| Your instructions |
Print, exactly as written, the line containing "Air (ρ = 1.345" and every line after it, ending with the final line of the data below.

| Task material |
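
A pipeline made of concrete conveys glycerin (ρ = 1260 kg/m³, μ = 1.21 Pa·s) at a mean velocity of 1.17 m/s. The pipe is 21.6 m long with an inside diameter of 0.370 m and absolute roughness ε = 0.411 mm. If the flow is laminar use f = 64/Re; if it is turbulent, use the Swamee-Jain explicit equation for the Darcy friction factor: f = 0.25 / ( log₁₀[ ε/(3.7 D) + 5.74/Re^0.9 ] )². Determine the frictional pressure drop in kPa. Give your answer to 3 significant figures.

ΔP ≈ 7.15 kPa

Reynolds number Re = ρVD/μ = 1260 · 1.17 · 0.37 / 1.21 = 450.8.
Re < 2300 → laminar flow, so f = 64/Re = 64/450.8 = 0.142 (the turbulent correlation is not needed).
Darcy-Weisbach: ΔP = f(L/D)(ρV²/2) = 0.142·(21.6/0.37)·(1260·1.17²/2) = 0.142·58.38·862.4 = 7148 Pa.
ΔP = 7148 Pa = 7.15 kPa.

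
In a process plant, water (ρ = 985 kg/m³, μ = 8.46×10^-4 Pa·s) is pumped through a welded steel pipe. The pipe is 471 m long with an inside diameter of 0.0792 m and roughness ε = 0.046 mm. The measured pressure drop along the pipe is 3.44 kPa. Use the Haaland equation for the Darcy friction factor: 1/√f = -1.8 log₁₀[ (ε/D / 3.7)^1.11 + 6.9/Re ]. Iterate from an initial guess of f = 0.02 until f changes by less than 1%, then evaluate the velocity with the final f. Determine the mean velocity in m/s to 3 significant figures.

Rearranging Darcy-Weisbach: V = √(2·ΔP·D/(f·L·ρ)). With ε/D = 4.6e-05/0.0792 = 0.000581, iterate starting from f = 0.02:
  f = 0.02 → V = √(2·3440·0.0792/(0.02·471·985)) = 0.2423 m/s; Re = ρVD/μ = 2.235e+04; f → 0.02618
  f = 0.02618 → V = 0.2118 m/s; Re = 1.953e+04; f → 0.02695
  f = 0.02695 → V = 0.2087 m/s; Re = 1.925e+04; f → 0.02704
Converged (Δf/f < 1%). With the final f = 0.02704: V = √(2·3440·0.0792/(0.02704·471·985)) = 0.2084 m/s.

V ≈ 0.208 m/s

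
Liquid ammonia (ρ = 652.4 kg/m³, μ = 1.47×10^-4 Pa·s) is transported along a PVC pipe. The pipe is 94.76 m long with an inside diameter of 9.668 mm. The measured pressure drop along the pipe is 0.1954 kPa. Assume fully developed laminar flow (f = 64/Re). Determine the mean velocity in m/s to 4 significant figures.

For laminar flow, f = 64/Re with Re = ρVD/μ, so Darcy-Weisbach reduces to ΔP = 32μLV/D². Solving for V: V = ΔP·D²/(32μL) = 195.4·(0.009668)²/(32·0.000147·94.76) = 0.04097 m/s.
Check: Re = ρVD/μ = 652.4·0.04097·0.009668/0.000147 = 1758 < 2300, so the laminar assumption holds.

V ≈ 0.04097 m/s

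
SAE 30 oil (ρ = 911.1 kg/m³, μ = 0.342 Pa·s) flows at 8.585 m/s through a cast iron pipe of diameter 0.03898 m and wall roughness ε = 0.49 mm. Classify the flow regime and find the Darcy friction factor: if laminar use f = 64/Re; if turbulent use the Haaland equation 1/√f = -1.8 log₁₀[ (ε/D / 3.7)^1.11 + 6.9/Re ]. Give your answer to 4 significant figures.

Re = ρVD/μ = 911.1·8.585·0.03898/0.342 = 891.5.
Re < 2300 → laminar, so f = 64/Re = 0.07179 (roughness is irrelevant in laminar flow).

f ≈ 0.07179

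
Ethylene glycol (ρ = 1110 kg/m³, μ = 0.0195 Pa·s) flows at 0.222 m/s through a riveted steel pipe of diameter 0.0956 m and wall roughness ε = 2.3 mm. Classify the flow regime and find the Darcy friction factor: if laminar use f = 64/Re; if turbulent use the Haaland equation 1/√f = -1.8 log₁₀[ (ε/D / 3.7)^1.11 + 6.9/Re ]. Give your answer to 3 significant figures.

f ≈ 0.0530

Re = ρVD/μ = 1110·0.222·0.0956/0.0195 = 1208.
Re < 2300 → laminar, so f = 64/Re = 0.05298 (roughness is irrelevant in laminar flow).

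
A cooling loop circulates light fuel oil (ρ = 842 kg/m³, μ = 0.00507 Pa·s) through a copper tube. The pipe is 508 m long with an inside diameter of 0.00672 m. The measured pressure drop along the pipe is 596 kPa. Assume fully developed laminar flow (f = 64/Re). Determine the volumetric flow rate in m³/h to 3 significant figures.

Q ≈ 0.0417 m³/h

For laminar flow, f = 64/Re with Re = ρVD/μ, so Darcy-Weisbach reduces to ΔP = 32μLV/D². Solving for V: V = ΔP·D²/(32μL) = 5.96e+05·(0.00672)²/(32·0.00507·508) = 0.3266 m/s.
Check: Re = ρVD/μ = 842·0.3266·0.00672/0.00507 = 364.4 < 2300, so the laminar assumption holds.
Q = V·A = 0.3266·(π/4·0.00672²) = 1.158e-05 m³/s = 0.0417 m³/h.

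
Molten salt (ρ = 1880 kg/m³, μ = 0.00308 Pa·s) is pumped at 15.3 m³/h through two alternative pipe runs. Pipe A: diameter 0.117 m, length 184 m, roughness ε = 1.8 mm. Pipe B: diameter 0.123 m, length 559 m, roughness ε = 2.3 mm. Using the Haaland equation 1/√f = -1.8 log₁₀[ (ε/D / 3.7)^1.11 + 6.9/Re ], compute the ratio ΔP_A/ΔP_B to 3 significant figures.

ΔP_A/ΔP_B ≈ 0.395

Pipe A: V = Q/A = 0.00425/0.01075 = 0.3953 m/s; Re = 2.823e+04; ε/D = 0.0154; Haaland → f = 0.0457; ΔP_A = f(L/D)(ρV²/2) = 1.056e+04 Pa.
Pipe B: V = Q/A = 0.00425/0.01188 = 0.3577 m/s; Re = 2.685e+04; ε/D = 0.0187; Haaland → f = 0.04894; ΔP_B = f(L/D)(ρV²/2) = 2.675e+04 Pa.
ΔP_A/ΔP_B = 1.056e+04/2.675e+04 = 0.395.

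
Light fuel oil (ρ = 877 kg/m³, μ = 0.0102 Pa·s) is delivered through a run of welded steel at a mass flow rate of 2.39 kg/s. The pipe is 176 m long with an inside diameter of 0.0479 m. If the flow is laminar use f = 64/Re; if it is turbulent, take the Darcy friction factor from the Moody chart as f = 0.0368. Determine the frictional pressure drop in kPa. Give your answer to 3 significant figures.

ΔP ≈ 136 kPa

A = πD²/4 = π(0.0479)²/4 = 0.001802 m²; mean velocity V = ṁ/(ρA) = 2.39/(877 · 0.001802) = 1.512 m/s.
Reynolds number Re = ρVD/μ = 877 · 1.512 · 0.0479 / 0.0102 = 6228.
Re > 4000 → turbulent; use the Moody-chart value f = 0.0368.
Darcy-Weisbach: ΔP = f(L/D)(ρV²/2) = 0.0368·(176/0.0479)·(877·1.512²/2) = 0.0368·3674·1003 = 1.356e+05 Pa.
ΔP = 1.356e+05 Pa = 136 kPa.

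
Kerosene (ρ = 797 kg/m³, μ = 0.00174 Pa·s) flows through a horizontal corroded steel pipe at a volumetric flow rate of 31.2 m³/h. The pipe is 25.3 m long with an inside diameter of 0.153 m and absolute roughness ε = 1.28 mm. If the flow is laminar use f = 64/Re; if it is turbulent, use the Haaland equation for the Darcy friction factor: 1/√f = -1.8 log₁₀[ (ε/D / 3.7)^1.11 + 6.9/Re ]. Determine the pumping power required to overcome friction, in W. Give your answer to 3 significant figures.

Q = 31.2 m³/h = 31.2/3600 = 0.008667 m³/s.
Cross-sectional area A = πD²/4 = π(0.153)²/4 = 0.01839 m²; mean velocity V = Q/A = 0.008667/0.01839 = 0.4714 m/s.
Reynolds number Re = ρVD/μ = 797 · 0.4714 · 0.153 / 0.00174 = 3.304e+04.
Re > 4000 → turbulent. Relative roughness ε/D = 0.00128/0.153 = 0.00837. Haaland: 1/√f = -1.8 log₁₀[(0.00837/3.7)^1.11 + 6.9/3.304e+04] = -1.8 log₁₀[0.00116 + 0.000209] = 5.156, so f = 0.03761.
Darcy-Weisbach: ΔP = f(L/D)(ρV²/2) = 0.03761·(25.3/0.153)·(797·0.4714²/2) = 0.03761·165.4·88.55 = 550.7 Pa.
Pumping power P = QΔP = 0.008667·550.7 = 4.773 W = 4.77 W.

P ≈ 4.77 W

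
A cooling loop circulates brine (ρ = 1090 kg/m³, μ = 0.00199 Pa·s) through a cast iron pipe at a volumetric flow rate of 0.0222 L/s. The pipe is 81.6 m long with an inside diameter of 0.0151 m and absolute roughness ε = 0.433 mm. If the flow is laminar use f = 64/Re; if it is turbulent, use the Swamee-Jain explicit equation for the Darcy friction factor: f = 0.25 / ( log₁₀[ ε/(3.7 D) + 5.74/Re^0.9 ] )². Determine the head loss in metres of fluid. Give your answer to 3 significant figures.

h_f ≈ 0.264 m

Q = 0.0222 L/s = 0.0222/1000 = 2.22e-05 m³/s.
Cross-sectional area A = πD²/4 = π(0.0151)²/4 = 0.0001791 m²; mean velocity V = Q/A = 2.22e-05/0.0001791 = 0.124 m/s.
Reynolds number Re = ρVD/μ = 1090 · 0.124 · 0.0151 / 0.00199 = 1025.
Re < 2300 → laminar flow, so f = 64/Re = 64/1025 = 0.06242 (the turbulent correlation is not needed).
Darcy-Weisbach: ΔP = f(L/D)(ρV²/2) = 0.06242·(81.6/0.0151)·(1090·0.124²/2) = 0.06242·5404·8.376 = 2825 Pa.
Head loss h_f = ΔP/(ρg) = 2825/(1090·9.81) = 0.264 m.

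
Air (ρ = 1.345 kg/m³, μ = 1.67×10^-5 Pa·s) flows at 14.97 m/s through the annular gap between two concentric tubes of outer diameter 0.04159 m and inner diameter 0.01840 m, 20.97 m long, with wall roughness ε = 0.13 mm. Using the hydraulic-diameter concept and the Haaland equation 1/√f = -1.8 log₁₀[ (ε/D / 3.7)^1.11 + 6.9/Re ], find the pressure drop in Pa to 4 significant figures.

Hydraulic diameter D_h = 4A/P = D_o - D_i = 0.04159 - 0.0184 = 0.02319 m.
Re = ρVD_h/μ = 1.345·14.97·0.02319/1.67e-05 = 2.796e+04.
ε/D_h = 0.00013/0.02319 = 0.00561; Haaland gives 1/√f = -1.8 log₁₀[0.000742+0.000247] = 5.409, so f = 0.03418.
ΔP = f(L/D_h)(ρV²/2) = 0.03418·20.97/0.02319·150.7 = 4658 Pa.

ΔP ≈ 4658 Pa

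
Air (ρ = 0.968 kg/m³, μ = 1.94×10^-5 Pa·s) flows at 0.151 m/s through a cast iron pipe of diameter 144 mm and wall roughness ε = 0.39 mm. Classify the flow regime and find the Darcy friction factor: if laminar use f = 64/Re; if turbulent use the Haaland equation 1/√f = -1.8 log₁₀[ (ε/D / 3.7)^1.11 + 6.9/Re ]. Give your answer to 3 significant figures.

Re = ρVD/μ = 0.968·0.151·0.144/1.94e-05 = 1085.
Re < 2300 → laminar, so f = 64/Re = 0.05899 (roughness is irrelevant in laminar flow).

f ≈ 0.0590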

| Response to the task |
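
Air (ρ = 1.345 kg/m³, μ = 1.67×10^-5 Pa·s) flows at 14.97 m/s through the annular gap between two concentric tubes of outer diameter 0.04159 m and inner diameter 0.01840 m, 20.97 m long, with wall roughness ε = 0.13 mm. Using the hydraulic-diameter concept and the Haaland equation 1/√f = -1.8 log₁₀[ (ε/D / 3.7)^1.11 + 6.9/Re ], find the pressure drop in Pa to 4 significant figures.

Hydraulic diameter D_h = 4A/P = D_o - D_i = 0.04159 - 0.0184 = 0.02319 m.
Re = ρVD_h/μ = 1.345·14.97·0.02319/1.67e-05 = 2.796e+04.
ε/D_h = 0.00013/0.02319 = 0.00561; Haaland gives 1/√f = -1.8 log₁₀[0.000742+0.000247] = 5.409, so f = 0.03418.
ΔP = f(L/D_h)(ρV²/2) = 0.03418·20.97/0.02319·150.7 = 4658 Pa.

ΔP ≈ 4658 Pa

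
Air (ρ = 0.968 kg/m³, μ = 1.94×10^-5 Pa·s) flows at 0.151 m/s through a cast iron pipe of diameter 144 mm and wall roughness ε = 0.39 mm. Classify the flow regime and find the Darcy friction factor: if laminar use f = 64/Re; if turbulent use the Haaland equation 1/√f = -1.8 log₁₀[ (ε/D / 3.7)^1.11 + 6.9/Re ]. Give your answer to 3 significant figures.

Re = ρVD/μ = 0.968·0.151·0.144/1.94e-05 = 1085.
Re < 2300 → laminar, so f = 64/Re = 0.05899 (roughness is irrelevant in laminar flow).

f ≈ 0.0590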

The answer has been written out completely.